==== Data
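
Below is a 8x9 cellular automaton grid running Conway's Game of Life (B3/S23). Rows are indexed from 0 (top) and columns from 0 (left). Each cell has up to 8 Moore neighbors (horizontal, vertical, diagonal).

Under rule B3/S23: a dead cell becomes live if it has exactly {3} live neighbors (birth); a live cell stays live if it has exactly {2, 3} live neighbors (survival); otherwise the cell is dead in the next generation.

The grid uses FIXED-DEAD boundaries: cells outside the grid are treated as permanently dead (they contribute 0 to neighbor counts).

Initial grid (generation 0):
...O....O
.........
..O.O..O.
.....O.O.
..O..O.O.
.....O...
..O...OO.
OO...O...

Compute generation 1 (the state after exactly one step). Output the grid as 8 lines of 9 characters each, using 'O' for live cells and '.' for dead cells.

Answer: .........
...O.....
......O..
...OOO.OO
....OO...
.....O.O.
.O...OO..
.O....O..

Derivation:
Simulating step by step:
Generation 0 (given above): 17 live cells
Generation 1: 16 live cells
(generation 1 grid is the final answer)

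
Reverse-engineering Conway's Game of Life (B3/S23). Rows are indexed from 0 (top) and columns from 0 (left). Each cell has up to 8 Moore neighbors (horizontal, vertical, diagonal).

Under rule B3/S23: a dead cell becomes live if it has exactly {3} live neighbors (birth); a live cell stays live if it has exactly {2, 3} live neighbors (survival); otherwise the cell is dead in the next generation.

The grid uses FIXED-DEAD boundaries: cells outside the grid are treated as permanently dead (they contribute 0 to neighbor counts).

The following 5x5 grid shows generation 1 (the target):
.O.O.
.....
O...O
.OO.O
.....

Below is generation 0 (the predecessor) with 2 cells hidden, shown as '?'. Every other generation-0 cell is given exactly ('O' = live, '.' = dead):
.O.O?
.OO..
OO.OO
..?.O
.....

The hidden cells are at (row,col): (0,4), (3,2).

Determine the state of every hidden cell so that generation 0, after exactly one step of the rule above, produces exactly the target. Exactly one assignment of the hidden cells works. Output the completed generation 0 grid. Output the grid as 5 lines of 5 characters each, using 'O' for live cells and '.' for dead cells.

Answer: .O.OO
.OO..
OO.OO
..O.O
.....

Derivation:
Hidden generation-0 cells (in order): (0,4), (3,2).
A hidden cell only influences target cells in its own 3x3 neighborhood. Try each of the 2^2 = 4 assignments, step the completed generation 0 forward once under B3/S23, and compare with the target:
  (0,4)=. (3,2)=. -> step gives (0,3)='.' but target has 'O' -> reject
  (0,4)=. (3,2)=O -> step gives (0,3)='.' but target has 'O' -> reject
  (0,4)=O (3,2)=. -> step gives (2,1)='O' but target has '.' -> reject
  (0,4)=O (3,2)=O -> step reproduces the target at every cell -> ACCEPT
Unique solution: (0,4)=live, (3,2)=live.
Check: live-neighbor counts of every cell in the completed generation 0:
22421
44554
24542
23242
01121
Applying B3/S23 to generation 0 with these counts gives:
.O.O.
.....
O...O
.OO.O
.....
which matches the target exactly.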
========
Exercise aim: Every entry above should be transcribed exactly as it appears.

Final answer:
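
Below is a 8x9 cellular automaton grid running Conway's Game of Life (B3/S23). Rows are indexed from 0 (top) and columns from 0 (left). Each cell has up to 8 Moore neighbors (horizontal, vertical, diagonal).

Under rule B3/S23: a dead cell becomes live if it has exactly {3} live neighbors (birth); a live cell stays live if it has exactly {2, 3} live neighbors (survival); otherwise the cell is dead in the next generation.

The grid uses FIXED-DEAD boundaries: cells outside the grid are treated as permanently dead (they contribute 0 to neighbor counts).

Initial grid (generation 0):
...O....O
.........
..O.O..O.
.....O.O.
..O..O.O.
.....O...
..O...OO.
OO...O...

Compute generation 1 (the state after exactly one step). Output the grid as 8 lines of 9 characters each, using 'O' for live cells and '.' for dead cells.

Answer: .........
...O.....
......O..
...OOO.OO
....OO...
.....O.O.
.O...OO..
.O....O..

Derivation:
Simulating step by step:
Generation 0 (given above): 17 live cells
Generation 1: 16 live cells
(generation 1 grid is the final answer)

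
Reverse-engineering Conway's Game of Life (B3/S23). Rows are indexed from 0 (top) and columns from 0 (left). Each cell has up to 8 Moore neighbors (horizontal, vertical, diagonal).

Under rule B3/S23: a dead cell becomes live if it has exactly {3} live neighbors (birth); a live cell stays live if it has exactly {2, 3} live neighbors (survival); otherwise the cell is dead in the next generation.

The grid uses FIXED-DEAD boundaries: cells outside the grid are treated as permanently dead (they contribute 0 to neighbor counts).

The following 5x5 grid shows generation 1 (the target):
.O.O.
.....
O...O
.OO.O
.....

Below is generation 0 (the predecessor) with 2 cells hidden, shown as '?'. Every other generation-0 cell is given exactly ('O' = live, '.' = dead):
.O.O?
.OO..
OO.OO
..?.O
.....

The hidden cells are at (row,col): (0,4), (3,2).

Determine the state of every hidden cell so that generation 0, after exactly one step of the rule above, produces exactly the target. Exactly one assignment of the hidden cells works. Output the completed generation 0 grid. Output the grid as 5 lines of 5 characters each, using 'O' for live cells and '.' for dead cells.

Answer: .O.OO
.OO..
OO.OO
..O.O
.....

Derivation:
Hidden generation-0 cells (in order): (0,4), (3,2).
A hidden cell only influences target cells in its own 3x3 neighborhood. Try each of the 2^2 = 4 assignments, step the completed generation 0 forward once under B3/S23, and compare with the target:
  (0,4)=. (3,2)=. -> step gives (0,3)='.' but target has 'O' -> reject
  (0,4)=. (3,2)=O -> step gives (0,3)='.' but target has 'O' -> reject
  (0,4)=O (3,2)=. -> step gives (2,1)='O' but target has '.' -> reject
  (0,4)=O (3,2)=O -> step reproduces the target at every cell -> ACCEPT
Unique solution: (0,4)=live, (3,2)=live.
Check: live-neighbor counts of every cell in the completed generation 0:
22421
44554
24542
23242
01121
Applying B3/S23 to generation 0 with these counts gives:
.O.O.
.....
O...O
.OO.O
.....
which matches the target exactly.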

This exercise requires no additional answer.